### WHAT TO WORK ON
Every record, from the first to the last, is to be printed again exactly.

### TASK INPUT
# # # # # # #

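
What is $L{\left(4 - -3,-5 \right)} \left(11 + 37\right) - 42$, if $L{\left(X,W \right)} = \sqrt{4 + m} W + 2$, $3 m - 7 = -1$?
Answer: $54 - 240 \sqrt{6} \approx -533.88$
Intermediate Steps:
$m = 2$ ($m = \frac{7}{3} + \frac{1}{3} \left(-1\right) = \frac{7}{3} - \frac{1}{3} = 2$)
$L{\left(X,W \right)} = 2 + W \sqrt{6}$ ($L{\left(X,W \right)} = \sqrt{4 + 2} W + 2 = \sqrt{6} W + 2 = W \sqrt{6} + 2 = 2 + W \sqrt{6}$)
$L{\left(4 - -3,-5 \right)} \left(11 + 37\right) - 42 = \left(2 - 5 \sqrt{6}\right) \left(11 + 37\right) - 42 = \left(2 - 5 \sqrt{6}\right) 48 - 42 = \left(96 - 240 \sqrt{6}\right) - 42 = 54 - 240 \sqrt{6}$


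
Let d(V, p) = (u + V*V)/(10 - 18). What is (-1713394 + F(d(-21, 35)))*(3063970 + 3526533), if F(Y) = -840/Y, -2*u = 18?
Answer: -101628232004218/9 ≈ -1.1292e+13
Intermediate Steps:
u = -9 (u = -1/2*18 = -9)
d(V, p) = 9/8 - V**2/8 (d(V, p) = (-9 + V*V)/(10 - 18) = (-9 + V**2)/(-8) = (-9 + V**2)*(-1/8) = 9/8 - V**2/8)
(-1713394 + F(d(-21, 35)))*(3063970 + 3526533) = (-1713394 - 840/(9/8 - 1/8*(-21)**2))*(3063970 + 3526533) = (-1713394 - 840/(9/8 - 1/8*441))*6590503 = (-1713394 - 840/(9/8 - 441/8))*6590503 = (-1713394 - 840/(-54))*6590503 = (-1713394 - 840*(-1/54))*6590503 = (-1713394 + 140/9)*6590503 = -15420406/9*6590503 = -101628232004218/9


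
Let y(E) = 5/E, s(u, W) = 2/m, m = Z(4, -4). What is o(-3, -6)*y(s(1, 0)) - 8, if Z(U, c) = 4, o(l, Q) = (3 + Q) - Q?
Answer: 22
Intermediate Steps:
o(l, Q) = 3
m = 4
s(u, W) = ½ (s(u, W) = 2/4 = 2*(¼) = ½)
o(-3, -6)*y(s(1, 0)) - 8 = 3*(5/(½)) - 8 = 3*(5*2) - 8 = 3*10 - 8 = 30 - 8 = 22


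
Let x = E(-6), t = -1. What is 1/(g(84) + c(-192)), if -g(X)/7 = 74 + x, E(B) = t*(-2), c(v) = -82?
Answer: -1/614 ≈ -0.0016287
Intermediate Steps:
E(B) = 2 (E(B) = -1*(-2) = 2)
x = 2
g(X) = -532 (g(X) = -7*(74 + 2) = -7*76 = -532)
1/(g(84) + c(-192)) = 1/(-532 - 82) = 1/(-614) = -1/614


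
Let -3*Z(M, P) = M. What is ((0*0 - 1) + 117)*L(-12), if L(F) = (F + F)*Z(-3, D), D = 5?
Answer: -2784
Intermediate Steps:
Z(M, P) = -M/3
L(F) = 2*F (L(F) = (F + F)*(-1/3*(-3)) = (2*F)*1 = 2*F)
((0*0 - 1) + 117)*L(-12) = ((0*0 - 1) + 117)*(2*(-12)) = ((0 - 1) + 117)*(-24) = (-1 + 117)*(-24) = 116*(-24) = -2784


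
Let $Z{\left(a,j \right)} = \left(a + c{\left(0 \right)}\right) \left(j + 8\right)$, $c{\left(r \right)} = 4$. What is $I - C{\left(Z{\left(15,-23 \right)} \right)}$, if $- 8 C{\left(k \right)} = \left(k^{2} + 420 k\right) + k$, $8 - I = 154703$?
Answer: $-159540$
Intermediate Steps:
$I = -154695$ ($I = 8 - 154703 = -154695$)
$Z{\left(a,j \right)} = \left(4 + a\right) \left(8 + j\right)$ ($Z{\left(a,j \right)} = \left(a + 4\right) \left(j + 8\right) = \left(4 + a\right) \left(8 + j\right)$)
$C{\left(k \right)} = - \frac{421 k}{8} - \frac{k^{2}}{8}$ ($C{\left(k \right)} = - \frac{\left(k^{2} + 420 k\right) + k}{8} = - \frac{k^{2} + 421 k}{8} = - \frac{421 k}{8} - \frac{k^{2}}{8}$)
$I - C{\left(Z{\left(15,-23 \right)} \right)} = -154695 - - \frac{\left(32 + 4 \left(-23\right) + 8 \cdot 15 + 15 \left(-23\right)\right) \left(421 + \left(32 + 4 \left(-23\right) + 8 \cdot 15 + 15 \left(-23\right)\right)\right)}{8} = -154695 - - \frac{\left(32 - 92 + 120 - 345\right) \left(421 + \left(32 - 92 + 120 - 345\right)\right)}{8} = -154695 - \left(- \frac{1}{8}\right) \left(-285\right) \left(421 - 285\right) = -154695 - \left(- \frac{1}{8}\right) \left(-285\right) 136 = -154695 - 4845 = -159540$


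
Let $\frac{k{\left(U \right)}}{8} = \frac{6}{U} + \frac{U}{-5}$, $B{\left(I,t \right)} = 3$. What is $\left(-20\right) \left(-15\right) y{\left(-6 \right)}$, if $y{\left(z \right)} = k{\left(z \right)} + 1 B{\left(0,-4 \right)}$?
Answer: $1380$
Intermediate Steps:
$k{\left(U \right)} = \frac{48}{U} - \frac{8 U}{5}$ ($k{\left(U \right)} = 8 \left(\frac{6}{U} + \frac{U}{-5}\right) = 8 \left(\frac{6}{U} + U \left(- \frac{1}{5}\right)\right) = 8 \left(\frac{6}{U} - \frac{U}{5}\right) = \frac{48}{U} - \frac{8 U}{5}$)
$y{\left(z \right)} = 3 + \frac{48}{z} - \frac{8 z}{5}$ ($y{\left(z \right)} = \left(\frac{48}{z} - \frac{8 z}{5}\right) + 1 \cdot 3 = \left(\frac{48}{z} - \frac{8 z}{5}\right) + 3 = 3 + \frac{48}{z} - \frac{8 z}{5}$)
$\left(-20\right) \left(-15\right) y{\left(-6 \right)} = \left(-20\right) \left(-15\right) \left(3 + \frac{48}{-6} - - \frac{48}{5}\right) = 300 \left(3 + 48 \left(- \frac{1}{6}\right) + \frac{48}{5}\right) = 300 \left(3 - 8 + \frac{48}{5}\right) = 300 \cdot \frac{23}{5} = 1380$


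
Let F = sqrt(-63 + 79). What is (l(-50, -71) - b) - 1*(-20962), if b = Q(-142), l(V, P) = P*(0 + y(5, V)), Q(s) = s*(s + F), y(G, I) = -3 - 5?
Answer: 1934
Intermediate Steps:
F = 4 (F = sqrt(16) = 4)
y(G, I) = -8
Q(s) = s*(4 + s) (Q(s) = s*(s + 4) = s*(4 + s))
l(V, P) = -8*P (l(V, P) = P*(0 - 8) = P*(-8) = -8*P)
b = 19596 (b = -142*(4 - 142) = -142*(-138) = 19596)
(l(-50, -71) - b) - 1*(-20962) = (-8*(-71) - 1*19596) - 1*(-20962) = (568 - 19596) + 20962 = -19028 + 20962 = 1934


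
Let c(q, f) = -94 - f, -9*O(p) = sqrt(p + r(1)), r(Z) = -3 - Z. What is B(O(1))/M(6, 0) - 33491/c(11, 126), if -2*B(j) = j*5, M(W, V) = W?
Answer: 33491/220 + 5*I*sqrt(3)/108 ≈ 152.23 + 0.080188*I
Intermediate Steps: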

# # # # # # #

### TASK ANSWER
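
What is $L{\left(4 - -3,-5 \right)} \left(11 + 37\right) - 42$, if $L{\left(X,W \right)} = \sqrt{4 + m} W + 2$, $3 m - 7 = -1$?
Answer: $54 - 240 \sqrt{6} \approx -533.88$
Intermediate Steps:
$m = 2$ ($m = \frac{7}{3} + \frac{1}{3} \left(-1\right) = \frac{7}{3} - \frac{1}{3} = 2$)
$L{\left(X,W \right)} = 2 + W \sqrt{6}$ ($L{\left(X,W \right)} = \sqrt{4 + 2} W + 2 = \sqrt{6} W + 2 = W \sqrt{6} + 2 = 2 + W \sqrt{6}$)
$L{\left(4 - -3,-5 \right)} \left(11 + 37\right) - 42 = \left(2 - 5 \sqrt{6}\right) \left(11 + 37\right) - 42 = \left(2 - 5 \sqrt{6}\right) 48 - 42 = \left(96 - 240 \sqrt{6}\right) - 42 = 54 - 240 \sqrt{6}$


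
Let d(V, p) = (u + V*V)/(10 - 18). What is (-1713394 + F(d(-21, 35)))*(3063970 + 3526533), if F(Y) = -840/Y, -2*u = 18?
Answer: -101628232004218/9 ≈ -1.1292e+13
Intermediate Steps:
u = -9 (u = -1/2*18 = -9)
d(V, p) = 9/8 - V**2/8 (d(V, p) = (-9 + V*V)/(10 - 18) = (-9 + V**2)/(-8) = (-9 + V**2)*(-1/8) = 9/8 - V**2/8)
(-1713394 + F(d(-21, 35)))*(3063970 + 3526533) = (-1713394 - 840/(9/8 - 1/8*(-21)**2))*(3063970 + 3526533) = (-1713394 - 840/(9/8 - 1/8*441))*6590503 = (-1713394 - 840/(9/8 - 441/8))*6590503 = (-1713394 - 840/(-54))*6590503 = (-1713394 - 840*(-1/54))*6590503 = (-1713394 + 140/9)*6590503 = -15420406/9*6590503 = -101628232004218/9


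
Let y(E) = 5/E, s(u, W) = 2/m, m = Z(4, -4). What is o(-3, -6)*y(s(1, 0)) - 8, if Z(U, c) = 4, o(l, Q) = (3 + Q) - Q?
Answer: 22
Intermediate Steps:
o(l, Q) = 3
m = 4
s(u, W) = ½ (s(u, W) = 2/4 = 2*(¼) = ½)
o(-3, -6)*y(s(1, 0)) - 8 = 3*(5/(½)) - 8 = 3*(5*2) - 8 = 3*10 - 8 = 30 - 8 = 22


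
Let x = E(-6), t = -1. What is 1/(g(84) + c(-192)), if -g(X)/7 = 74 + x, E(B) = t*(-2), c(v) = -82?
Answer: -1/614 ≈ -0.0016287
Intermediate Steps:
E(B) = 2 (E(B) = -1*(-2) = 2)
x = 2
g(X) = -532 (g(X) = -7*(74 + 2) = -7*76 = -532)
1/(g(84) + c(-192)) = 1/(-532 - 82) = 1/(-614) = -1/614


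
Let -3*Z(M, P) = M. What is ((0*0 - 1) + 117)*L(-12), if L(F) = (F + F)*Z(-3, D), D = 5?
Answer: -2784
Intermediate Steps:
Z(M, P) = -M/3
L(F) = 2*F (L(F) = (F + F)*(-1/3*(-3)) = (2*F)*1 = 2*F)
((0*0 - 1) + 117)*L(-12) = ((0*0 - 1) + 117)*(2*(-12)) = ((0 - 1) + 117)*(-24) = (-1 + 117)*(-24) = 116*(-24) = -2784


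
Let $Z{\left(a,j \right)} = \left(a + c{\left(0 \right)}\right) \left(j + 8\right)$, $c{\left(r \right)} = 4$. What is $I - C{\left(Z{\left(15,-23 \right)} \right)}$, if $- 8 C{\left(k \right)} = \left(k^{2} + 420 k\right) + k$, $8 - I = 154703$?
Answer: $-159540$
Intermediate Steps:
$I = -154695$ ($I = 8 - 154703 = -154695$)
$Z{\left(a,j \right)} = \left(4 + a\right) \left(8 + j\right)$ ($Z{\left(a,j \right)} = \left(a + 4\right) \left(j + 8\right) = \left(4 + a\right) \left(8 + j\right)$)
$C{\left(k \right)} = - \frac{421 k}{8} - \frac{k^{2}}{8}$ ($C{\left(k \right)} = - \frac{\left(k^{2} + 420 k\right) + k}{8} = - \frac{k^{2} + 421 k}{8} = - \frac{421 k}{8} - \frac{k^{2}}{8}$)
$I - C{\left(Z{\left(15,-23 \right)} \right)} = -154695 - - \frac{\left(32 + 4 \left(-23\right) + 8 \cdot 15 + 15 \left(-23\right)\right) \left(421 + \left(32 + 4 \left(-23\right) + 8 \cdot 15 + 15 \left(-23\right)\right)\right)}{8} = -154695 - - \frac{\left(32 - 92 + 120 - 345\right) \left(421 + \left(32 - 92 + 120 - 345\right)\right)}{8} = -154695 - \left(- \frac{1}{8}\right) \left(-285\right) \left(421 - 285\right) = -154695 - \left(- \frac{1}{8}\right) \left(-285\right) 136 = -154695 - 4845 = -159540$


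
Let $\frac{k{\left(U \right)}}{8} = \frac{6}{U} + \frac{U}{-5}$, $B{\left(I,t \right)} = 3$. What is $\left(-20\right) \left(-15\right) y{\left(-6 \right)}$, if $y{\left(z \right)} = k{\left(z \right)} + 1 B{\left(0,-4 \right)}$?
Answer: $1380$
Intermediate Steps:
$k{\left(U \right)} = \frac{48}{U} - \frac{8 U}{5}$ ($k{\left(U \right)} = 8 \left(\frac{6}{U} + \frac{U}{-5}\right) = 8 \left(\frac{6}{U} + U \left(- \frac{1}{5}\right)\right) = 8 \left(\frac{6}{U} - \frac{U}{5}\right) = \frac{48}{U} - \frac{8 U}{5}$)
$y{\left(z \right)} = 3 + \frac{48}{z} - \frac{8 z}{5}$ ($y{\left(z \right)} = \left(\frac{48}{z} - \frac{8 z}{5}\right) + 1 \cdot 3 = \left(\frac{48}{z} - \frac{8 z}{5}\right) + 3 = 3 + \frac{48}{z} - \frac{8 z}{5}$)
$\left(-20\right) \left(-15\right) y{\left(-6 \right)} = \left(-20\right) \left(-15\right) \left(3 + \frac{48}{-6} - - \frac{48}{5}\right) = 300 \left(3 + 48 \left(- \frac{1}{6}\right) + \frac{48}{5}\right) = 300 \left(3 - 8 + \frac{48}{5}\right) = 300 \cdot \frac{23}{5} = 1380$


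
Let F = sqrt(-63 + 79). What is (l(-50, -71) - b) - 1*(-20962), if b = Q(-142), l(V, P) = P*(0 + y(5, V)), Q(s) = s*(s + F), y(G, I) = -3 - 5?
Answer: 1934
Intermediate Steps:
F = 4 (F = sqrt(16) = 4)
y(G, I) = -8
Q(s) = s*(4 + s) (Q(s) = s*(s + 4) = s*(4 + s))
l(V, P) = -8*P (l(V, P) = P*(0 - 8) = P*(-8) = -8*P)
b = 19596 (b = -142*(4 - 142) = -142*(-138) = 19596)
(l(-50, -71) - b) - 1*(-20962) = (-8*(-71) - 1*19596) - 1*(-20962) = (568 - 19596) + 20962 = -19028 + 20962 = 1934


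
Let c(q, f) = -94 - f, -9*O(p) = sqrt(p + r(1)), r(Z) = -3 - Z. What is B(O(1))/M(6, 0) - 33491/c(11, 126), if -2*B(j) = j*5, M(W, V) = W?
Answer: 33491/220 + 5*I*sqrt(3)/108 ≈ 152.23 + 0.080188*I
Intermediate Steps: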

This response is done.